_TASK INPUTS_:
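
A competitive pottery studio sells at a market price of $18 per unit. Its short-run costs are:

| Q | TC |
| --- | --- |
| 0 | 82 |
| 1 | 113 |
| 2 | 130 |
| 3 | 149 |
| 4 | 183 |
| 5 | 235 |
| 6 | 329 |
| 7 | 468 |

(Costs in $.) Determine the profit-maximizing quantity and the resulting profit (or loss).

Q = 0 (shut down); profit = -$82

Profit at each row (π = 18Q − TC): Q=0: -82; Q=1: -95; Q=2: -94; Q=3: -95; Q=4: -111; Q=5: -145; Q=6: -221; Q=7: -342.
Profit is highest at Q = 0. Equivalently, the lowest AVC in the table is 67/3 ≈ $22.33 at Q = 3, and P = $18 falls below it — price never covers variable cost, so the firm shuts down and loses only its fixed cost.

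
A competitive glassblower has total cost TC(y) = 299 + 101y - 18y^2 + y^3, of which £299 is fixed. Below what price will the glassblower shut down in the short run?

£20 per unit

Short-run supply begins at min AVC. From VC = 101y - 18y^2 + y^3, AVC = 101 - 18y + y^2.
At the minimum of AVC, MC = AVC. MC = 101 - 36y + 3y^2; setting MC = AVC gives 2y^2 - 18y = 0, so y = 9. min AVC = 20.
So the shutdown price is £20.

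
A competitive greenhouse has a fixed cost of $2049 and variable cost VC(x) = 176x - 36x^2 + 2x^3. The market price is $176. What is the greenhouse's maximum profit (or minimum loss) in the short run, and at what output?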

--

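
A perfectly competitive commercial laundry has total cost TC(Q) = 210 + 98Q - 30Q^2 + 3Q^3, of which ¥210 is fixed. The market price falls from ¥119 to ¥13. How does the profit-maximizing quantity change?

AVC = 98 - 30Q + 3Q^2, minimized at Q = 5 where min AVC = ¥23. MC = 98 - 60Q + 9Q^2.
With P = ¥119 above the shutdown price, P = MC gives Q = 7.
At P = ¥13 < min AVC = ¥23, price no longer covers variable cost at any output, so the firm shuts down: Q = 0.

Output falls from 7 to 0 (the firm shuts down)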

* * *

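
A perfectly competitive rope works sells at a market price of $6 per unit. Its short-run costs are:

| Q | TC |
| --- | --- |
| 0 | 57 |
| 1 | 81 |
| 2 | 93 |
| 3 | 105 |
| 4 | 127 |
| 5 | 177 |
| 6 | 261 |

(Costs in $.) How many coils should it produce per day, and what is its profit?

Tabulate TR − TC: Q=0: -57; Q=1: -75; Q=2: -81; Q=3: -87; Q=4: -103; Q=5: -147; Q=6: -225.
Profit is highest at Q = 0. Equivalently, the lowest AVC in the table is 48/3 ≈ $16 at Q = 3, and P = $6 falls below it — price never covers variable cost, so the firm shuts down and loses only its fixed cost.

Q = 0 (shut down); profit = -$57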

_AIM OF THE EXERCISE_:
Search the data for "sells". Copy each line that has it.

_FINAL ANSWER_:
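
A competitive pottery studio sells at a market price of $18 per unit. Its short-run costs are:
A perfectly competitive rope works sells at a market price of $6 per unit. Its short-run costs are: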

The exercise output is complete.